GOAL OF THE EXERCISE
Could you give every record again, exactly as it reads?

DATA RECORDS
++++

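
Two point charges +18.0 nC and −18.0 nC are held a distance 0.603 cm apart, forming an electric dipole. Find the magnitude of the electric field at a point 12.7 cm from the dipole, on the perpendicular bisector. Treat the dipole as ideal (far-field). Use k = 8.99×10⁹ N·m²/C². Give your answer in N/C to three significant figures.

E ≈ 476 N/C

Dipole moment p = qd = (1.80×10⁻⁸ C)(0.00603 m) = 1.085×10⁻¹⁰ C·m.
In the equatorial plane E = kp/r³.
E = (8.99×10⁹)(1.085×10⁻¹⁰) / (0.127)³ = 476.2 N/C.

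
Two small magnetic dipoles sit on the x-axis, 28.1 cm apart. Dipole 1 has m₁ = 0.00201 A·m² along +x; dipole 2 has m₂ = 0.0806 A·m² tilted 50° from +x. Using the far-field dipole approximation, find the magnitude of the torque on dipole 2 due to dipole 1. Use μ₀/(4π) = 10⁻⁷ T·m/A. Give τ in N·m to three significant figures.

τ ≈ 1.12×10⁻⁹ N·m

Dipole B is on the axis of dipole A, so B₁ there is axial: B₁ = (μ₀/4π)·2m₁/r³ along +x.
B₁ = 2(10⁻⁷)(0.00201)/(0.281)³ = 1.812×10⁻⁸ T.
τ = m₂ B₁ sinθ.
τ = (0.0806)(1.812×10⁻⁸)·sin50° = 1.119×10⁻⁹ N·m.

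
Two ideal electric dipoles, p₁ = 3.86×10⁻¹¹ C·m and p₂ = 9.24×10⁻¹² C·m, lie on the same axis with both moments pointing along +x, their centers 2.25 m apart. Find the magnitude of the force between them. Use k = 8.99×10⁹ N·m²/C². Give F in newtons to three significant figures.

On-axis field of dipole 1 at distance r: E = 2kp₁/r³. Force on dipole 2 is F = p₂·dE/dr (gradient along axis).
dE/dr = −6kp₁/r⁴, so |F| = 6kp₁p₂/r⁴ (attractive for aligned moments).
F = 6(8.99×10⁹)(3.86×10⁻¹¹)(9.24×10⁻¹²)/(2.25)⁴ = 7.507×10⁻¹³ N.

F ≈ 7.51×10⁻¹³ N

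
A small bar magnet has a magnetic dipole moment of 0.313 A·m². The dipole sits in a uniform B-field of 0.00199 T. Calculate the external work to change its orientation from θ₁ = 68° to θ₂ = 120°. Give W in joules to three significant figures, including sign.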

++++

RESPONSE TO THE TASK
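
Two point charges +18.0 nC and −18.0 nC are held a distance 0.603 cm apart, forming an electric dipole. Find the magnitude of the electric field at a point 12.7 cm from the dipole, on the perpendicular bisector. Treat the dipole as ideal (far-field). Use k = 8.99×10⁹ N·m²/C². Give your answer in N/C to three significant figures.

E ≈ 476 N/C

Dipole moment p = qd = (1.80×10⁻⁸ C)(0.00603 m) = 1.085×10⁻¹⁰ C·m.
In the equatorial plane E = kp/r³.
E = (8.99×10⁹)(1.085×10⁻¹⁰) / (0.127)³ = 476.2 N/C.

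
Two small magnetic dipoles sit on the x-axis, 28.1 cm apart. Dipole 1 has m₁ = 0.00201 A·m² along +x; dipole 2 has m₂ = 0.0806 A·m² tilted 50° from +x. Using the far-field dipole approximation, find the magnitude of the torque on dipole 2 due to dipole 1. Use μ₀/(4π) = 10⁻⁷ T·m/A. Give τ in N·m to three significant figures.

τ ≈ 1.12×10⁻⁹ N·m

Dipole B is on the axis of dipole A, so B₁ there is axial: B₁ = (μ₀/4π)·2m₁/r³ along +x.
B₁ = 2(10⁻⁷)(0.00201)/(0.281)³ = 1.812×10⁻⁸ T.
τ = m₂ B₁ sinθ.
τ = (0.0806)(1.812×10⁻⁸)·sin50° = 1.119×10⁻⁹ N·m.

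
Two ideal electric dipoles, p₁ = 3.86×10⁻¹¹ C·m and p₂ = 9.24×10⁻¹² C·m, lie on the same axis with both moments pointing along +x, their centers 2.25 m apart. Find the magnitude of the force between them. Use k = 8.99×10⁹ N·m²/C². Give F in newtons to three significant figures.

On-axis field of dipole 1 at distance r: E = 2kp₁/r³. Force on dipole 2 is F = p₂·dE/dr (gradient along axis).
dE/dr = −6kp₁/r⁴, so |F| = 6kp₁p₂/r⁴ (attractive for aligned moments).
F = 6(8.99×10⁹)(3.86×10⁻¹¹)(9.24×10⁻¹²)/(2.25)⁴ = 7.507×10⁻¹³ N.

F ≈ 7.51×10⁻¹³ N

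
A small bar magnet has a magnetic dipole moment of 0.313 A·m². The dipole sits in a uniform B-field of 0.00199 T. Calculate the external work to change its orientation from θ₁ = 68° to θ₂ = 120°. Give W in joules to three significant figures, including sign.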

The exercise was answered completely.